Assignment: The answer must be an exact copy of every record below.

Recorded data:
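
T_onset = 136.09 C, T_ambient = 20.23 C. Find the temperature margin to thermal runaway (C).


Safety margin = 136.09 C - 20.23 C = 115.86 C

115.86 C


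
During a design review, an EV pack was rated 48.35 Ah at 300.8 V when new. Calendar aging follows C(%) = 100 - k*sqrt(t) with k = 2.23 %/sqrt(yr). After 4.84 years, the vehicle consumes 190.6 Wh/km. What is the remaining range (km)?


Step 1: capacity retention = 100 - 2.23 * sqrt(4.84) = 100 - 2.23 * 2.2 = 95.094%
Step 2: C_now = 48.35 * 95.094/100 = 45.978 Ah
Step 3: E_pack = V * C_now = 300.8 * 45.978 = 13830 Wh
Step 4: range = E_pack / consumption = 13830 / 190.6 = 72.56 km

72.56 km


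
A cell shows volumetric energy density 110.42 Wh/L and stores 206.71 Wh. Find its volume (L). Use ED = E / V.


V = E / ED = 206.71 / 110.42 = 1.872 L

1.872 L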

Output:
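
T_onset = 136.09 C, T_ambient = 20.23 C. Find the temperature margin to thermal runaway (C).


Safety margin = 136.09 C - 20.23 C = 115.86 C

115.86 C


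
During a design review, an EV pack was rated 48.35 Ah at 300.8 V when new. Calendar aging follows C(%) = 100 - k*sqrt(t) with k = 2.23 %/sqrt(yr). After 4.84 years, the vehicle consumes 190.6 Wh/km. What is the remaining range (km)?


Step 1: capacity retention = 100 - 2.23 * sqrt(4.84) = 100 - 2.23 * 2.2 = 95.094%
Step 2: C_now = 48.35 * 95.094/100 = 45.978 Ah
Step 3: E_pack = V * C_now = 300.8 * 45.978 = 13830 Wh
Step 4: range = E_pack / consumption = 13830 / 190.6 = 72.56 km

72.56 km


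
A cell shows volumetric energy density 110.42 Wh/L and stores 206.71 Wh. Find its volume (L). Use ED = E / V.


V = E / ED = 206.71 / 110.42 = 1.872 L

1.872 L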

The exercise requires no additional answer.